## Required work
Copy out each line of the material in which the word "gives" can be found.

## Data in this exercise
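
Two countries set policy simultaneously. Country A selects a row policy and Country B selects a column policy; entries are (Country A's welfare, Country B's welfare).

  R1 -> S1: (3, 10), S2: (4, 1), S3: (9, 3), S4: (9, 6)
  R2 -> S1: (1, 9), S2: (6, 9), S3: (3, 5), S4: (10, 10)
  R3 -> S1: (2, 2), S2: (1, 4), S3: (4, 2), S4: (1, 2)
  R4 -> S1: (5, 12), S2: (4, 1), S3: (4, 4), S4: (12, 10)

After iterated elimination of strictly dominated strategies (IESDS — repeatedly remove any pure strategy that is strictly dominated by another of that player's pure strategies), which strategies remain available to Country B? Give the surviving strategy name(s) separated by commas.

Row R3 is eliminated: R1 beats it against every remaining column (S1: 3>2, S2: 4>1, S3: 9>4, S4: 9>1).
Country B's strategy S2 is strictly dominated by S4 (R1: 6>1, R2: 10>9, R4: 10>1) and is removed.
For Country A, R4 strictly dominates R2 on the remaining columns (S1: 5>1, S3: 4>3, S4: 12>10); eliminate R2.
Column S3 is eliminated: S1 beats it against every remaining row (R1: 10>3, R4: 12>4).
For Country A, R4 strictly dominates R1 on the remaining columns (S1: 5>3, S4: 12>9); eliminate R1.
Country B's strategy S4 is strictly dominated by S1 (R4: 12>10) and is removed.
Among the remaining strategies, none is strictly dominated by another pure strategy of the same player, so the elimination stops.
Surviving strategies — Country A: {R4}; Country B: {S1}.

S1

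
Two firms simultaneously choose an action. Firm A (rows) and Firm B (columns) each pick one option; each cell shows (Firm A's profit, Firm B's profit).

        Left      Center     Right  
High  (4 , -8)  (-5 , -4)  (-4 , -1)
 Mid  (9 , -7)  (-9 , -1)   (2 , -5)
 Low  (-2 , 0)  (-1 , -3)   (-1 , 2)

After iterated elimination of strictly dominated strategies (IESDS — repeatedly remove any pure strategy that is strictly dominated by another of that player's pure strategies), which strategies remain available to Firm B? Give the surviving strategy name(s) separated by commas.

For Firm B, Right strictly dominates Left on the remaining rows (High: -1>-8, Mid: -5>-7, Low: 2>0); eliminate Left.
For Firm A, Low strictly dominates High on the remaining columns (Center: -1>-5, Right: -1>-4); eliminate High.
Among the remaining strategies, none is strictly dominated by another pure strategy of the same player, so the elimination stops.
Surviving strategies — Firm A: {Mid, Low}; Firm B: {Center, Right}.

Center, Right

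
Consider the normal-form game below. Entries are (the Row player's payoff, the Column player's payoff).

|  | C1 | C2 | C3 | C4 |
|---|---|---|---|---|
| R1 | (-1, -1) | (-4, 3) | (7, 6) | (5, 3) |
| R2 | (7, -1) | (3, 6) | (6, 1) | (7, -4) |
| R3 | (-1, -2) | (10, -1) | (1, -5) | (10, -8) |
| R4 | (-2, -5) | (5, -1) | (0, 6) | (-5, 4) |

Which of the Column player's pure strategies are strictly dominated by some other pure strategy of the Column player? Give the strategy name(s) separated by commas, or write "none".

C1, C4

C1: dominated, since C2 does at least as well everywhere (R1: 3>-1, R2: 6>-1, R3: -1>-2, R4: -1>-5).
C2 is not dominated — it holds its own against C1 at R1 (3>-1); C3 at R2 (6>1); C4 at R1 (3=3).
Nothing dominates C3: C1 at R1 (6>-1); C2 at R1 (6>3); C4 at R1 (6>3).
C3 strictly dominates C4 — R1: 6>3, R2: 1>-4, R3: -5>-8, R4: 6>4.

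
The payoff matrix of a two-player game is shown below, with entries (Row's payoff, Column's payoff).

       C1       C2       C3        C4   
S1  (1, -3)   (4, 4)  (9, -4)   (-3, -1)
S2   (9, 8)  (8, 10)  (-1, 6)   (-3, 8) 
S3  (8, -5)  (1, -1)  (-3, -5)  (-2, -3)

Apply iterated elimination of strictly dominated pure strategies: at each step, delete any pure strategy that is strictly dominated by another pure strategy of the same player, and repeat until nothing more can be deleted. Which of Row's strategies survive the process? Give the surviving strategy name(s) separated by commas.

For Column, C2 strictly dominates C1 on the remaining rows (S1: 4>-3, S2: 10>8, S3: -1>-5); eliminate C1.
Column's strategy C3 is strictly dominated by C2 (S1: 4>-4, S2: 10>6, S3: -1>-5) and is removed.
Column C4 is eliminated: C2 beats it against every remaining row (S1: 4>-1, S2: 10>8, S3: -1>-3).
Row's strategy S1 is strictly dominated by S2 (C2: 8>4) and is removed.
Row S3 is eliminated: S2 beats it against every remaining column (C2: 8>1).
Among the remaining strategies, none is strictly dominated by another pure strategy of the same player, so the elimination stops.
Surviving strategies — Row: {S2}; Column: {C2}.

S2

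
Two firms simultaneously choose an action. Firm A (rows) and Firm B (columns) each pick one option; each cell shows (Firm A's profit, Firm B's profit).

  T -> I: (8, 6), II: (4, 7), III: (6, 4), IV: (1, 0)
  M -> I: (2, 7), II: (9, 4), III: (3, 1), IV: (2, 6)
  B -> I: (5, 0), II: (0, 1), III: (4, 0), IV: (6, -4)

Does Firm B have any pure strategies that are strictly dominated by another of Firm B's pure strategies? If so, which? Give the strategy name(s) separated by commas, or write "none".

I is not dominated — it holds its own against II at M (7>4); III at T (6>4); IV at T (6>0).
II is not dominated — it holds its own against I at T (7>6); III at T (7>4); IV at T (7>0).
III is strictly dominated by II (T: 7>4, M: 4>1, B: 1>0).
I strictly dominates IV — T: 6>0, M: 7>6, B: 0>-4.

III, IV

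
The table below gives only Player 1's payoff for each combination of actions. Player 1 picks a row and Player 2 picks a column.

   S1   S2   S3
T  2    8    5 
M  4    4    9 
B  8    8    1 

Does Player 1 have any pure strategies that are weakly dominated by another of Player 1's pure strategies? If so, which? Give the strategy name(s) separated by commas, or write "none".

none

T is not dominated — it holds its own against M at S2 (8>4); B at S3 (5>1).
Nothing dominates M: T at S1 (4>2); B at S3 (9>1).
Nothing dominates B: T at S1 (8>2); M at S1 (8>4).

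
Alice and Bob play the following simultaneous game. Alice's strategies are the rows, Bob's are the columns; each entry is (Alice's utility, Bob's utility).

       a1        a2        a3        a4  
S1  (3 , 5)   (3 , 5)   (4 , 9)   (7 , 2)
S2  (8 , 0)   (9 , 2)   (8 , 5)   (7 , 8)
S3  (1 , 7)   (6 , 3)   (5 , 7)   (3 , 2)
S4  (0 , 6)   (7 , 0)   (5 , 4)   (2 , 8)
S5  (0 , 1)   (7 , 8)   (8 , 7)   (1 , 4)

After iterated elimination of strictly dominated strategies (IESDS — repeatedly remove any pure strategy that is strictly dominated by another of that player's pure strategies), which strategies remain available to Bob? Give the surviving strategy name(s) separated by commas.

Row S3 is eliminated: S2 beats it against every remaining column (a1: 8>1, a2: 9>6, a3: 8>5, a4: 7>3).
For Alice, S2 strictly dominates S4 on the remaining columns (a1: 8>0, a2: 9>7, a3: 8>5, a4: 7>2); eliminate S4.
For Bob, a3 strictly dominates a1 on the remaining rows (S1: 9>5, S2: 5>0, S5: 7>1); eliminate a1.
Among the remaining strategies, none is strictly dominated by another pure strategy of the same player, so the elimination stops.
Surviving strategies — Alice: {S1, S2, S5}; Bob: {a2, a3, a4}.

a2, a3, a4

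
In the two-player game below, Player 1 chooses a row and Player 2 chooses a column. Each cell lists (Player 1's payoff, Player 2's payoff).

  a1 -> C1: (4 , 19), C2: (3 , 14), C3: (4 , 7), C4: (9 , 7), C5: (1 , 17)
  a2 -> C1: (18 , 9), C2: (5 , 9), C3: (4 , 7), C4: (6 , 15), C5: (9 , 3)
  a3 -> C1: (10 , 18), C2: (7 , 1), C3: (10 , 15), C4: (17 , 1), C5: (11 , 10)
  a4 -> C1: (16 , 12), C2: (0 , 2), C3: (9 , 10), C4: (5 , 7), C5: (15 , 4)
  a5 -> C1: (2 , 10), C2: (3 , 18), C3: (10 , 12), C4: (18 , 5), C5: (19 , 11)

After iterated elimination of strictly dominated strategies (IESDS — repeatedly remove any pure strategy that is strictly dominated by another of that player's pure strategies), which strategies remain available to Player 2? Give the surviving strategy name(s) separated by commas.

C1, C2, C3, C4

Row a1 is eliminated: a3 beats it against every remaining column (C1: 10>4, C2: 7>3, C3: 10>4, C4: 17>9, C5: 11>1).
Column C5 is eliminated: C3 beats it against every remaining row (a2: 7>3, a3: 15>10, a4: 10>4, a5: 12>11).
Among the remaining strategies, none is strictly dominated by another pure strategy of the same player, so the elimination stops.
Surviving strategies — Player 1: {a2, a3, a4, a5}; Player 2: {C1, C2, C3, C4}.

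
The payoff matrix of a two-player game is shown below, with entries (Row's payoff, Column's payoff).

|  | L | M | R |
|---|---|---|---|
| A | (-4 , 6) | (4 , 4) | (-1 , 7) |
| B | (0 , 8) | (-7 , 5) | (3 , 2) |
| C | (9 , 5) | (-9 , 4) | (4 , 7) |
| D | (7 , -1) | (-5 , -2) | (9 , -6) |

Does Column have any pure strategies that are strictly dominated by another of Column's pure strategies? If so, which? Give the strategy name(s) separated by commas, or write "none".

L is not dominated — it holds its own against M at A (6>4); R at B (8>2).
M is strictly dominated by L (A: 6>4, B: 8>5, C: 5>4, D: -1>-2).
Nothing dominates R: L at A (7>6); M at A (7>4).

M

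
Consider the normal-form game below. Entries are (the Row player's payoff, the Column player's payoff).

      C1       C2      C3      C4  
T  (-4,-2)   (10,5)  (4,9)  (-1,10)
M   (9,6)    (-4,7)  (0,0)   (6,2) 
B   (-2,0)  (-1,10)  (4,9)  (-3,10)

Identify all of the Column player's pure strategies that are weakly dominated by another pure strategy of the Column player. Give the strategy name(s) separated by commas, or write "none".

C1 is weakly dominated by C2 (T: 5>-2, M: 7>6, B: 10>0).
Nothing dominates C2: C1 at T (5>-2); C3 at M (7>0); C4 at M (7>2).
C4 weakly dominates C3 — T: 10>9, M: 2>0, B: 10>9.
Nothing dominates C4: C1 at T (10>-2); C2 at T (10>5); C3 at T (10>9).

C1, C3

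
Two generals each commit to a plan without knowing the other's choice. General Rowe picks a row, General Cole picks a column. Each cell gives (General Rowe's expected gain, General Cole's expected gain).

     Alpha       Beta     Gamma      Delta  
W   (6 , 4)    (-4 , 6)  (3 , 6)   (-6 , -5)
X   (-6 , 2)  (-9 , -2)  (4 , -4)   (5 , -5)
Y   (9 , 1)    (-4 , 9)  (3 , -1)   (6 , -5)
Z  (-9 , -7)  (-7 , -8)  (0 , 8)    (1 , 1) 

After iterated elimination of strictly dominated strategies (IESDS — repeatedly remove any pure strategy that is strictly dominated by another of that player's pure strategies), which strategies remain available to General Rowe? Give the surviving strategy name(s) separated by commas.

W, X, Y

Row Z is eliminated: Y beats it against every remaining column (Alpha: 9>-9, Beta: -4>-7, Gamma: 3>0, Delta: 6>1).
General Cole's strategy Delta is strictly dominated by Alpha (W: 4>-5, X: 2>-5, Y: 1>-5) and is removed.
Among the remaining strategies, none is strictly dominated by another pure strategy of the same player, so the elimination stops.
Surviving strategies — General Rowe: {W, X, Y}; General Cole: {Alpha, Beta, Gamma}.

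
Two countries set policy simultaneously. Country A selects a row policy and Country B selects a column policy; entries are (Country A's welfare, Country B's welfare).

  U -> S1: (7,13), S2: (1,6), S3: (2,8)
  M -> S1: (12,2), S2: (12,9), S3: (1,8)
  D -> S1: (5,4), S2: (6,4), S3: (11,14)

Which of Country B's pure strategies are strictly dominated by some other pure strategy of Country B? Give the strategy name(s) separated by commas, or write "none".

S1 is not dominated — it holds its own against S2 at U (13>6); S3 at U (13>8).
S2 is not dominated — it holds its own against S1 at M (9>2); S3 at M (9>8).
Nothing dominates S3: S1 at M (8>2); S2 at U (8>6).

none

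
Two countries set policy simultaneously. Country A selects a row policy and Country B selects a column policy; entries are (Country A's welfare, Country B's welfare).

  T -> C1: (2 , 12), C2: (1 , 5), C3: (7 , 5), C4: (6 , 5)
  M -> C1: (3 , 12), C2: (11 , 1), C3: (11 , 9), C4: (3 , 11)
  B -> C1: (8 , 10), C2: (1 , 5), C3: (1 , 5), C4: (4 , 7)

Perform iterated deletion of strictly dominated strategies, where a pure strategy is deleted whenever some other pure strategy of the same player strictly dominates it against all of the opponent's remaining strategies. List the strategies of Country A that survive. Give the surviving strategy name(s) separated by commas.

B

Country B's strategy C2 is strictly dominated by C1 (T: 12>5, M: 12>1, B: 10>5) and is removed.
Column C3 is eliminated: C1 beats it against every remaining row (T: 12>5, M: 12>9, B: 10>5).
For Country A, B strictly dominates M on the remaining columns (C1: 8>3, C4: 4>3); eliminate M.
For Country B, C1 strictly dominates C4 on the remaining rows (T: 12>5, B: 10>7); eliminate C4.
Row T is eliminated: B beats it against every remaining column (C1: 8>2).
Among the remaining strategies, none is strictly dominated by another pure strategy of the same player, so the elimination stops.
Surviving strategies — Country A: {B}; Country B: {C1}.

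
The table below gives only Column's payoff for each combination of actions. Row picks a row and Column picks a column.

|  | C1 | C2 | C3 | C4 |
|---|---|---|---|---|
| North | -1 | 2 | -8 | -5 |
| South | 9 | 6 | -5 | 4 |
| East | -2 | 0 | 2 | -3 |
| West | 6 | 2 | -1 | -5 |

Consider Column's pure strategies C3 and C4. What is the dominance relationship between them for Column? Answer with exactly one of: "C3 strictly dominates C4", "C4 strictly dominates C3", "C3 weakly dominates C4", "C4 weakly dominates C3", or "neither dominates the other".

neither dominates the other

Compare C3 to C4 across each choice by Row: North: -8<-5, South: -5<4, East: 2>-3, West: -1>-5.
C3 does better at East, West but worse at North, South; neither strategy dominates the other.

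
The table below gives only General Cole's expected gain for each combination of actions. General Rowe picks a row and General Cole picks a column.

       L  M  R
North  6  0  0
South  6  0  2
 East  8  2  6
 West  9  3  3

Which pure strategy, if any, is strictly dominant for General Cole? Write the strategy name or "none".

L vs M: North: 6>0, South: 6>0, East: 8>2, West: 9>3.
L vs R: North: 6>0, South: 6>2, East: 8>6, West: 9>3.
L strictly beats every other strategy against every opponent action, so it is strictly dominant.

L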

## Result of the exercise
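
The table below gives only Player 1's payoff for each combination of actions. Player 1 picks a row and Player 2 picks a column.
Two generals each commit to a plan without knowing the other's choice. General Rowe picks a row, General Cole picks a column. Each cell gives (General Rowe's expected gain, General Cole's expected gain).
The table below gives only Column's payoff for each combination of actions. Row picks a row and Column picks a column.
The table below gives only General Cole's expected gain for each combination of actions. General Rowe picks a row and General Cole picks a column.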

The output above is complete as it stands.